→ What is needed:
For the material below, return exactly the lines starting at the line containing "Consider a streaming" and ending at the line containing "Watermark policy: max_seen_minus_delay", both ends included, and no others.

→ Information supplied:
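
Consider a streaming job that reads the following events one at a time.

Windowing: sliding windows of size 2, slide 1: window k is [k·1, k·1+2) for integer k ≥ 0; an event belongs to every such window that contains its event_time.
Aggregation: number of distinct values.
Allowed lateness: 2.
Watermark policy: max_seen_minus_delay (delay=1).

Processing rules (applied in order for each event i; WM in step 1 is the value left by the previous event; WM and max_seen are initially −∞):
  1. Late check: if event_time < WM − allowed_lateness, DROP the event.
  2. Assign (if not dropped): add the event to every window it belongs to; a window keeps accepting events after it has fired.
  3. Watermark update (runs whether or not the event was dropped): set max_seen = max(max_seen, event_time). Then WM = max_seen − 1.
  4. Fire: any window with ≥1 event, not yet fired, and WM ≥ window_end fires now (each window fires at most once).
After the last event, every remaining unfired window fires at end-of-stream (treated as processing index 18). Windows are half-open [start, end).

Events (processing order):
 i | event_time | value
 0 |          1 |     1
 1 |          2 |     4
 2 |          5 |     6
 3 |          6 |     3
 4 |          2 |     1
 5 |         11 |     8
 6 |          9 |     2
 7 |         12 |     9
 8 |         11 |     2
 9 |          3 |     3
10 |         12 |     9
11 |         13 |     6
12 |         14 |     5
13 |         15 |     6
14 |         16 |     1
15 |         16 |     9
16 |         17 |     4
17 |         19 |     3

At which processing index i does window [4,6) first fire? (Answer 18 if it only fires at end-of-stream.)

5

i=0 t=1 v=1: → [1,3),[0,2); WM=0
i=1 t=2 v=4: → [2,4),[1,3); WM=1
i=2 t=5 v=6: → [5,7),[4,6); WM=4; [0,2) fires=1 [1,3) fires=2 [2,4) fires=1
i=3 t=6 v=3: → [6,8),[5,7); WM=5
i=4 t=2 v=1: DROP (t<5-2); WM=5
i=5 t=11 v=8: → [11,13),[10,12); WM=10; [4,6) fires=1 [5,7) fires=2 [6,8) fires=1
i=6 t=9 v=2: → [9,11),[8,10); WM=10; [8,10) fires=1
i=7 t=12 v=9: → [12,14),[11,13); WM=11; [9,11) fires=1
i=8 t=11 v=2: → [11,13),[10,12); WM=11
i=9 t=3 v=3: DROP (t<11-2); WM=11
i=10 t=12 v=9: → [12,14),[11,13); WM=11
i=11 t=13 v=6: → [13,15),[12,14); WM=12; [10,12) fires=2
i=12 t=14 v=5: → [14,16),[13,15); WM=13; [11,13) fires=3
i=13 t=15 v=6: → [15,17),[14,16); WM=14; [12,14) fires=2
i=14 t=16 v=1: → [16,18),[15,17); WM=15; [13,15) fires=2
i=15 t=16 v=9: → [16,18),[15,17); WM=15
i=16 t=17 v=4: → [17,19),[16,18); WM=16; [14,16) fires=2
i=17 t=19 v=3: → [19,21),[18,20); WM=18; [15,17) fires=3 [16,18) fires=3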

* * *

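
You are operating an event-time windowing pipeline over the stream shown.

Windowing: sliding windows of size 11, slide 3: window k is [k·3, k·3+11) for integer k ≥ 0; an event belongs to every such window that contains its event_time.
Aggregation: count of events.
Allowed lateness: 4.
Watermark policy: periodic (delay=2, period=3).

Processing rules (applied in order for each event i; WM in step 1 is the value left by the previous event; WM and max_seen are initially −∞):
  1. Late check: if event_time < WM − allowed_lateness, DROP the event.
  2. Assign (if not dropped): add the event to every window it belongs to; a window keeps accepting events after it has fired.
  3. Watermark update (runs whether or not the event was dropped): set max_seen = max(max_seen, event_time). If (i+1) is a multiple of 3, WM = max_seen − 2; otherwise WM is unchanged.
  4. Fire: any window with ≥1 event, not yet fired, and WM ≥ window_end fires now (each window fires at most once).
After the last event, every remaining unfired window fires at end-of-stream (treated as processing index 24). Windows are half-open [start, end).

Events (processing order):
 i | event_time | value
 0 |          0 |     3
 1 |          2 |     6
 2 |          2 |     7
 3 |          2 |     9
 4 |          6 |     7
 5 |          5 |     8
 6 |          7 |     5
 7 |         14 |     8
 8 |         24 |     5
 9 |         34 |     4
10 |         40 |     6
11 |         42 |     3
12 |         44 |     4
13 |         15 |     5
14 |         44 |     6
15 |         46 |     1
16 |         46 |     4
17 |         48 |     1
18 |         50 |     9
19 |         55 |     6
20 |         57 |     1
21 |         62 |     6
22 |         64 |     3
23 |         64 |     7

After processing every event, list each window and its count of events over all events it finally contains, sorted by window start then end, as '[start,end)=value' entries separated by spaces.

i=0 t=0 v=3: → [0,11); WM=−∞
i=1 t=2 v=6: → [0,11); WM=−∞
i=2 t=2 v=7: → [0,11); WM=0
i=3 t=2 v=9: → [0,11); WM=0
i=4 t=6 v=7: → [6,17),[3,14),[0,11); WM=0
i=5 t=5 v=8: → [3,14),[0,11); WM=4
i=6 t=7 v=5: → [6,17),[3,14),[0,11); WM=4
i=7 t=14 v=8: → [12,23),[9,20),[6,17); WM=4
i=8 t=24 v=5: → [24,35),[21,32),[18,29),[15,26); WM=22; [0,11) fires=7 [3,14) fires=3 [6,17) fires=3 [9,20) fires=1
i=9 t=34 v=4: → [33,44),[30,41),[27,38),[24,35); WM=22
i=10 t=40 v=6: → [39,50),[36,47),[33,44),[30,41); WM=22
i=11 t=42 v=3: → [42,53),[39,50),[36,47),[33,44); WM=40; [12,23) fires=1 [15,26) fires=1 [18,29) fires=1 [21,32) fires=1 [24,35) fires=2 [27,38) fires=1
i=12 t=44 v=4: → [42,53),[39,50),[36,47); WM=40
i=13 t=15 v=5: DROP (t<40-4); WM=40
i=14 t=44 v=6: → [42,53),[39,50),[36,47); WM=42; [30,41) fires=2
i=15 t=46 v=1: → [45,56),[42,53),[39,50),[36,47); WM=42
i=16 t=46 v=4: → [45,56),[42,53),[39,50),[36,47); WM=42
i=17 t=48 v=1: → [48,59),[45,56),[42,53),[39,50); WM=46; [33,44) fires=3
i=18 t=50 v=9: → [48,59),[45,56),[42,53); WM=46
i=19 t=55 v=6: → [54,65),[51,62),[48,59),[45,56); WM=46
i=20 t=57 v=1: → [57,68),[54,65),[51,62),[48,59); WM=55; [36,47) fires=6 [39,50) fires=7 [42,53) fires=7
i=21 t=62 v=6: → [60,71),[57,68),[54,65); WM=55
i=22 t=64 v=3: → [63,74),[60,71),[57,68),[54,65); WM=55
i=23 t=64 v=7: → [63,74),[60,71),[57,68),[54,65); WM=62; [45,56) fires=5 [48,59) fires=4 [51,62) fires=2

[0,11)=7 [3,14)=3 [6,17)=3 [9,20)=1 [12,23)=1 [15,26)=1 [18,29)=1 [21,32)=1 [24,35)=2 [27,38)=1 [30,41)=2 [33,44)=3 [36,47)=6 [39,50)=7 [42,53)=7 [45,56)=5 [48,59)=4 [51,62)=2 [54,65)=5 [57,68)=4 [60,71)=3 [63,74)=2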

→ Output:
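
Consider a streaming job that reads the following events one at a time.

Windowing: sliding windows of size 2, slide 1: window k is [k·1, k·1+2) for integer k ≥ 0; an event belongs to every such window that contains its event_time.
Aggregation: number of distinct values.
Allowed lateness: 2.
Watermark policy: max_seen_minus_delay (delay=1).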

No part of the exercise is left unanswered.